[ENTRIES PROVIDED]

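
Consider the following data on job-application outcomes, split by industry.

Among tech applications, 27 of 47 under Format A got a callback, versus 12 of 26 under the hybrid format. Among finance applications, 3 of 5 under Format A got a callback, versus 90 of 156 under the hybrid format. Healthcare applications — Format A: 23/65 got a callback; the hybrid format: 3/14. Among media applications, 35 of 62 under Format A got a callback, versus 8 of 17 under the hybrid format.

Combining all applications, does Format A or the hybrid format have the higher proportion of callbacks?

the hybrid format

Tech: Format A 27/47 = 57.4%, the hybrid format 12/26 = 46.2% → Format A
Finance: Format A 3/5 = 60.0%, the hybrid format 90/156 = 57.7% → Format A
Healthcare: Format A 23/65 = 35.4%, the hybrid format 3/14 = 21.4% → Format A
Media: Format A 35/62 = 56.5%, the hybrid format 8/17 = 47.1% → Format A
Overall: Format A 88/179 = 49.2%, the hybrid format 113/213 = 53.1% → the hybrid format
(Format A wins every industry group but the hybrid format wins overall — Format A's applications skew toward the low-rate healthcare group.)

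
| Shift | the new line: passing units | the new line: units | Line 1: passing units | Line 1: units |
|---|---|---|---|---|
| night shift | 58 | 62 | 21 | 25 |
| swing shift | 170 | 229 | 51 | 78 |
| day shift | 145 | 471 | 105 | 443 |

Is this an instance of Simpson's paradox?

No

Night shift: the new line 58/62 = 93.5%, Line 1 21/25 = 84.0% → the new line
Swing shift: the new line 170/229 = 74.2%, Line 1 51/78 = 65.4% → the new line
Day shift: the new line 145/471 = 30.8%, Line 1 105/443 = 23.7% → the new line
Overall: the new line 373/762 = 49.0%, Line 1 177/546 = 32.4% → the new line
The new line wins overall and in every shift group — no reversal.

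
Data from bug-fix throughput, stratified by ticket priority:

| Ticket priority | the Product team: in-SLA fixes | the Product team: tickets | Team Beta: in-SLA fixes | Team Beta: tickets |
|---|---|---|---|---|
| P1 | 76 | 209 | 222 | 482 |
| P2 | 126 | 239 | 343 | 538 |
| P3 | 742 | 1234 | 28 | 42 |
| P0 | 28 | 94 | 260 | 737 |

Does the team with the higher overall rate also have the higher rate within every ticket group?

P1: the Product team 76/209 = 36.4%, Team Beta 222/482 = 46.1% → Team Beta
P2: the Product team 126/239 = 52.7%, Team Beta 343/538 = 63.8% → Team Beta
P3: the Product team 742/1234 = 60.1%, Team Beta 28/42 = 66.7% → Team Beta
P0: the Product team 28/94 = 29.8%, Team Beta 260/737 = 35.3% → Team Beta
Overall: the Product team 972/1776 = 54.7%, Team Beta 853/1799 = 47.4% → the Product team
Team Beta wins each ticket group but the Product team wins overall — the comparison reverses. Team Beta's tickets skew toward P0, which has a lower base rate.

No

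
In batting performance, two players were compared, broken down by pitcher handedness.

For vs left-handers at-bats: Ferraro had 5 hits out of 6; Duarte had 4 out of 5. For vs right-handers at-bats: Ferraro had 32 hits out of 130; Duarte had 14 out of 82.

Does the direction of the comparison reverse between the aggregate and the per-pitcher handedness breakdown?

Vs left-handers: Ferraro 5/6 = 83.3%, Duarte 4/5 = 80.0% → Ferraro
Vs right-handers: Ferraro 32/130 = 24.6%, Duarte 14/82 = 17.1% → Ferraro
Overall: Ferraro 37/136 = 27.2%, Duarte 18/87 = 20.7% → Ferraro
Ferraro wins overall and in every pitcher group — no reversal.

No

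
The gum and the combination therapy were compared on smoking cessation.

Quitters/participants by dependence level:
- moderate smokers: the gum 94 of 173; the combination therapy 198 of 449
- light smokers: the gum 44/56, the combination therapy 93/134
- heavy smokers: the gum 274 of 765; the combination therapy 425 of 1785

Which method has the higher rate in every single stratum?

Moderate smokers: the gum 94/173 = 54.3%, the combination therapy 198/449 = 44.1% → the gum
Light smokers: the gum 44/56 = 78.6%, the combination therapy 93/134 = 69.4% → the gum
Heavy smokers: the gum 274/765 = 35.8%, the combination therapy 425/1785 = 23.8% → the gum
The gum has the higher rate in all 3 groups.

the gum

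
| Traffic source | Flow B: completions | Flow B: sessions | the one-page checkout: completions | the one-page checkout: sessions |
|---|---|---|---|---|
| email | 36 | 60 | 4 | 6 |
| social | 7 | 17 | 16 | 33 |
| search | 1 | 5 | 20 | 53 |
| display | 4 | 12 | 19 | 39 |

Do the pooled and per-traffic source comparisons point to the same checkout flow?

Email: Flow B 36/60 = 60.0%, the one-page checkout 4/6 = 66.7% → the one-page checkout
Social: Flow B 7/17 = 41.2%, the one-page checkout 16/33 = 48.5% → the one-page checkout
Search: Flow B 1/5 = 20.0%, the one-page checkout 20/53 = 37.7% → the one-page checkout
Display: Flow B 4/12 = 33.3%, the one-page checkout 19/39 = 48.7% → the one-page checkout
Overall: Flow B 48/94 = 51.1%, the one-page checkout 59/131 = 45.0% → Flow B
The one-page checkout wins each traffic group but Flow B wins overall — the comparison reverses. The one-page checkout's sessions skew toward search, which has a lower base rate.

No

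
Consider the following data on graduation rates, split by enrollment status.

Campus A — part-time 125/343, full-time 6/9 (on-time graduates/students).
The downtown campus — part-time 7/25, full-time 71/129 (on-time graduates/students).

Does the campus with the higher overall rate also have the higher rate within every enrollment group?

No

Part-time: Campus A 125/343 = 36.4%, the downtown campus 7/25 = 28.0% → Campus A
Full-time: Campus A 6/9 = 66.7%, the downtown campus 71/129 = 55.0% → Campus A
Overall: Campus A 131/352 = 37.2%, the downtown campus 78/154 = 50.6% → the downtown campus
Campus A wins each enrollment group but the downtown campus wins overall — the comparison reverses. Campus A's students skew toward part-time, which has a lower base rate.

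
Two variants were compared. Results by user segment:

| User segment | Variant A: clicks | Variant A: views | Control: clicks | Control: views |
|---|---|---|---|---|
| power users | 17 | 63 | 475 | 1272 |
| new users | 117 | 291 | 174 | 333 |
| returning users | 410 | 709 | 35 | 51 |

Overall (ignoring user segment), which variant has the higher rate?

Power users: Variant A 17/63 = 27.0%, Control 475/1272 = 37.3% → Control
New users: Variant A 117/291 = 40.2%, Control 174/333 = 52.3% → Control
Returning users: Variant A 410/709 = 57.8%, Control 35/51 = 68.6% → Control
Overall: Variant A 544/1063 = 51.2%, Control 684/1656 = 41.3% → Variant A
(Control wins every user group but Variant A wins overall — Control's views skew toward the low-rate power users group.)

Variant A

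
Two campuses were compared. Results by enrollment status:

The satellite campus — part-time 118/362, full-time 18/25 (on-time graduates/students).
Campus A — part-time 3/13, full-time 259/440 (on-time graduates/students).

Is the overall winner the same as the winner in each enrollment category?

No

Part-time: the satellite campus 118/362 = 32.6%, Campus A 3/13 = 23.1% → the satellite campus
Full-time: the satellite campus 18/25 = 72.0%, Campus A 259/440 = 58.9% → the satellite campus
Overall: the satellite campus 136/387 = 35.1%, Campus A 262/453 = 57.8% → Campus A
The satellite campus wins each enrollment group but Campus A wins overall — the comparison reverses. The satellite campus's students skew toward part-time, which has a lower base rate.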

[/ENTRIES PROVIDED]

- [REQUIREMENT]: Once the line with "The satellite campus —" is found, transcribe it and each line after it through the final line of the entries, exactly and only.

- [COMPLETED EXERCISE]:
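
The satellite campus — part-time 118/362, full-time 18/25 (on-time graduates/students).
Campus A — part-time 3/13, full-time 259/440 (on-time graduates/students).

Is the overall winner the same as the winner in each enrollment category?

No

Part-time: the satellite campus 118/362 = 32.6%, Campus A 3/13 = 23.1% → the satellite campus
Full-time: the satellite campus 18/25 = 72.0%, Campus A 259/440 = 58.9% → the satellite campus
Overall: the satellite campus 136/387 = 35.1%, Campus A 262/453 = 57.8% → Campus A
The satellite campus wins each enrollment group but Campus A wins overall — the comparison reverses. The satellite campus's students skew toward part-time, which has a lower base rate.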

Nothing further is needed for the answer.